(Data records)
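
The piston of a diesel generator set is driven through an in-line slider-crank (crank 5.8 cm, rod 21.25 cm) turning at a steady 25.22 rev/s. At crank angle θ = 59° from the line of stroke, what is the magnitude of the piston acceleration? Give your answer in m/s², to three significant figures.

564

ω = 2π·25.2 = 158.5 rad/s
x(θ) = r cosθ + √(L² − r² sin²θ); with ω constant, a = ω²·d²x/dθ².
d²x/dθ² = −r cosθ − r²(cos2θ)/√u − r⁴ sin²2θ/(4u^{3/2}),  u = L² − r² sin²θ = 0.0426846 m².
Substituting r = 0.058 m, L = 0.2125 m, θ = 59°: d²x/dθ² = -0.022478 m.
a = ω²·d²x/dθ² = (158.5)²·(-0.022478) = -564.43 m/s²;  |a| = 564.43 m/s².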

◆ **Task to carry out**
Would you please reproduce all of the lines above exactly?

◆ **Answer to this exercise**
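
The piston of a diesel generator set is driven through an in-line slider-crank (crank 5.8 cm, rod 21.25 cm) turning at a steady 25.22 rev/s. At crank angle θ = 59° from the line of stroke, what is the magnitude of the piston acceleration? Give your answer in m/s², to three significant figures.

564

ω = 2π·25.2 = 158.5 rad/s
x(θ) = r cosθ + √(L² − r² sin²θ); with ω constant, a = ω²·d²x/dθ².
d²x/dθ² = −r cosθ − r²(cos2θ)/√u − r⁴ sin²2θ/(4u^{3/2}),  u = L² − r² sin²θ = 0.0426846 m².
Substituting r = 0.058 m, L = 0.2125 m, θ = 59°: d²x/dθ² = -0.022478 m.
a = ω²·d²x/dθ² = (158.5)²·(-0.022478) = -564.43 m/s²;  |a| = 564.43 m/s².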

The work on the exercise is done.